ASSIGNED TASK>
Copy exactly the stretch of data below from the line with "4. [order #4] limit_buy(price=99, qty=7)" through the line with "8. [order #7] market_sell(qty=3)", including both of those lines.

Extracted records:
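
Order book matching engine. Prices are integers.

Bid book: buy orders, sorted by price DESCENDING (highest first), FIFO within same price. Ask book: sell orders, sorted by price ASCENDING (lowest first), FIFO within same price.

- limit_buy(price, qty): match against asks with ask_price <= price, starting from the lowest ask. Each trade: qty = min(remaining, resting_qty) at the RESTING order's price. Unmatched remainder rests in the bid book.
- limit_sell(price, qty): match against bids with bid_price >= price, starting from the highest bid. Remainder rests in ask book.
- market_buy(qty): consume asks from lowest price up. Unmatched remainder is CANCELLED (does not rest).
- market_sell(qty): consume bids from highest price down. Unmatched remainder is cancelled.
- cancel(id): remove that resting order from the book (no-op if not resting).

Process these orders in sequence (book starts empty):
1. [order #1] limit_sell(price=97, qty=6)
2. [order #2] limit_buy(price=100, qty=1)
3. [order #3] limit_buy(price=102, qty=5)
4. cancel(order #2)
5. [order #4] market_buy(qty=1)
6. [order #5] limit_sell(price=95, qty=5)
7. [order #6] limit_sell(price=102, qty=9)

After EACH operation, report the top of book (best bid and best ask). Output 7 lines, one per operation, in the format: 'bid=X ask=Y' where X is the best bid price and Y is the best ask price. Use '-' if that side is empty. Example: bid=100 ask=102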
--
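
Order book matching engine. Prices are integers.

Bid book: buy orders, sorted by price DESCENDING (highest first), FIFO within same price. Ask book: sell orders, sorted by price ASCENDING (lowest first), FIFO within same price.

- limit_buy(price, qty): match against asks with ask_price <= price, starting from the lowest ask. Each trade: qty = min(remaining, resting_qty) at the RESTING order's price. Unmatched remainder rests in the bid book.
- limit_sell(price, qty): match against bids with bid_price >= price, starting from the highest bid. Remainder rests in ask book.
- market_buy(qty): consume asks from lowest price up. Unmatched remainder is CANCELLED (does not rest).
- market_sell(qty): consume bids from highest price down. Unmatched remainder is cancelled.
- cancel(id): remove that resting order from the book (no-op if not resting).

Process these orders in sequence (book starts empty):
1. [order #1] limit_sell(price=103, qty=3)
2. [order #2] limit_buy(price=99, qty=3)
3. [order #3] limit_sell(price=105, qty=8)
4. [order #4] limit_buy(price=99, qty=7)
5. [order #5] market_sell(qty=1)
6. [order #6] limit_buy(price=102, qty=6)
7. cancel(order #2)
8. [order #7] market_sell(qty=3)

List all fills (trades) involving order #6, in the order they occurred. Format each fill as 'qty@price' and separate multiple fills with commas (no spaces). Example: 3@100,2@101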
--
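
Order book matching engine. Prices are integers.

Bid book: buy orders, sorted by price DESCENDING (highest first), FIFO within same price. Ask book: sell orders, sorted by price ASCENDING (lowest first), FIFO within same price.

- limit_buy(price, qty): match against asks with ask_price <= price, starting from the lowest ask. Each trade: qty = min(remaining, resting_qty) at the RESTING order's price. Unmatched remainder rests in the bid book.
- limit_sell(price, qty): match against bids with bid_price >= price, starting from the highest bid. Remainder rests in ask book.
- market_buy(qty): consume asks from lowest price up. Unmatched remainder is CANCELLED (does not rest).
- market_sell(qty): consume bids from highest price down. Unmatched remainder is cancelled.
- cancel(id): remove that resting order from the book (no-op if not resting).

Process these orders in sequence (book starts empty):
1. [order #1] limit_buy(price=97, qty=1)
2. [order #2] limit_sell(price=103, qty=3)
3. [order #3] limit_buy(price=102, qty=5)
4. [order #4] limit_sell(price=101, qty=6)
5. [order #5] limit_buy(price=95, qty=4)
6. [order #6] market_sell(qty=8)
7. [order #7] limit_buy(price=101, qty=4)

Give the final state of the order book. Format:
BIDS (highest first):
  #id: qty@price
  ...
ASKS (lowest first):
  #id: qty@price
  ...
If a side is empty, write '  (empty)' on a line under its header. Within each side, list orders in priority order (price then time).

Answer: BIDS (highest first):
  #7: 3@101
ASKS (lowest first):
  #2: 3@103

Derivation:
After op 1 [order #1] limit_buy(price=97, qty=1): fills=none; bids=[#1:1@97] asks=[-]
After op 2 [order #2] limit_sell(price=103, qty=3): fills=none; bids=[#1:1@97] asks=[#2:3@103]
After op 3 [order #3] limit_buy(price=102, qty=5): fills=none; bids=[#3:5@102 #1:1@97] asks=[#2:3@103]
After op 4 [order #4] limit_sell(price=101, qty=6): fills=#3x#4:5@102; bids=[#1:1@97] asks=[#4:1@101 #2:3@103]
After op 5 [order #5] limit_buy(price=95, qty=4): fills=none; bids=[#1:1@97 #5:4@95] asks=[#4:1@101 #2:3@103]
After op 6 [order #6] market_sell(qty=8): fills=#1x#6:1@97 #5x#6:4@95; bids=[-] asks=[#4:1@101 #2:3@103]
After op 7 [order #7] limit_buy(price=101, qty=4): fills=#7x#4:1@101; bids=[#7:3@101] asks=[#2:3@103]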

OUTPUT OF THE TASK>
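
4. [order #4] limit_buy(price=99, qty=7)
5. [order #5] market_sell(qty=1)
6. [order #6] limit_buy(price=102, qty=6)
7. cancel(order #2)
8. [order #7] market_sell(qty=3)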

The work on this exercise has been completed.